# Records shown:
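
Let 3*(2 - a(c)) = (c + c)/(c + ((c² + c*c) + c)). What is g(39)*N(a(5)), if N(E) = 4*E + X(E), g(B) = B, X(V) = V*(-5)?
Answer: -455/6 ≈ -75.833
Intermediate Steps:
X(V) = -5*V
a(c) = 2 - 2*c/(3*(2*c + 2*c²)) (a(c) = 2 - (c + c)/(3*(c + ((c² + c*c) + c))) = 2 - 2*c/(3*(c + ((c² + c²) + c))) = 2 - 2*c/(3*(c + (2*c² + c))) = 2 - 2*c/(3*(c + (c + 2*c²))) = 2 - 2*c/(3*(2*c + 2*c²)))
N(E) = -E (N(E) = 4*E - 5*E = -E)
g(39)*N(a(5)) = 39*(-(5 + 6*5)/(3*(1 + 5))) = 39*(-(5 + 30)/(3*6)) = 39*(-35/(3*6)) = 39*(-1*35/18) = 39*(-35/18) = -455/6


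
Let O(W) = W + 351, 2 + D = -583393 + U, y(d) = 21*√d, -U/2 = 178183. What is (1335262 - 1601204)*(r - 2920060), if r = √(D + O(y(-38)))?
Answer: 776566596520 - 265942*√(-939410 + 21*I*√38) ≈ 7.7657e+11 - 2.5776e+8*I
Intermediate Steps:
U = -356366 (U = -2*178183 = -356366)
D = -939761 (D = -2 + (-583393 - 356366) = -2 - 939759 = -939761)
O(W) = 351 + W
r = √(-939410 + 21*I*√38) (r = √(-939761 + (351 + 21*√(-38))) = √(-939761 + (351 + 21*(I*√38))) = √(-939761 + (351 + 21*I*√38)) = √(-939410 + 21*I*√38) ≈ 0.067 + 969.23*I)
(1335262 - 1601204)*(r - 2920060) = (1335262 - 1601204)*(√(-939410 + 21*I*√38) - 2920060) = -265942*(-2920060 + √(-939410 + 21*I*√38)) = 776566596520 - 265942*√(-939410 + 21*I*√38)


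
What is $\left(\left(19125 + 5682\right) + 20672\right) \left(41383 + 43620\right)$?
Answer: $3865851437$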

# Work item:
Give the data again exactly, line for line.

# Solution for this task:
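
Let 3*(2 - a(c)) = (c + c)/(c + ((c² + c*c) + c)). What is g(39)*N(a(5)), if N(E) = 4*E + X(E), g(B) = B, X(V) = V*(-5)?
Answer: -455/6 ≈ -75.833
Intermediate Steps:
X(V) = -5*V
a(c) = 2 - 2*c/(3*(2*c + 2*c²)) (a(c) = 2 - (c + c)/(3*(c + ((c² + c*c) + c))) = 2 - 2*c/(3*(c + ((c² + c²) + c))) = 2 - 2*c/(3*(c + (2*c² + c))) = 2 - 2*c/(3*(c + (c + 2*c²))) = 2 - 2*c/(3*(2*c + 2*c²)))
N(E) = -E (N(E) = 4*E - 5*E = -E)
g(39)*N(a(5)) = 39*(-(5 + 6*5)/(3*(1 + 5))) = 39*(-(5 + 30)/(3*6)) = 39*(-35/(3*6)) = 39*(-1*35/18) = 39*(-35/18) = -455/6


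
Let O(W) = W + 351, 2 + D = -583393 + U, y(d) = 21*√d, -U/2 = 178183. What is (1335262 - 1601204)*(r - 2920060), if r = √(D + O(y(-38)))?
Answer: 776566596520 - 265942*√(-939410 + 21*I*√38) ≈ 7.7657e+11 - 2.5776e+8*I
Intermediate Steps:
U = -356366 (U = -2*178183 = -356366)
D = -939761 (D = -2 + (-583393 - 356366) = -2 - 939759 = -939761)
O(W) = 351 + W
r = √(-939410 + 21*I*√38) (r = √(-939761 + (351 + 21*√(-38))) = √(-939761 + (351 + 21*(I*√38))) = √(-939761 + (351 + 21*I*√38)) = √(-939410 + 21*I*√38) ≈ 0.067 + 969.23*I)
(1335262 - 1601204)*(r - 2920060) = (1335262 - 1601204)*(√(-939410 + 21*I*√38) - 2920060) = -265942*(-2920060 + √(-939410 + 21*I*√38)) = 776566596520 - 265942*√(-939410 + 21*I*√38)


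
What is $\left(\left(19125 + 5682\right) + 20672\right) \left(41383 + 43620\right)$?
Answer: $3865851437$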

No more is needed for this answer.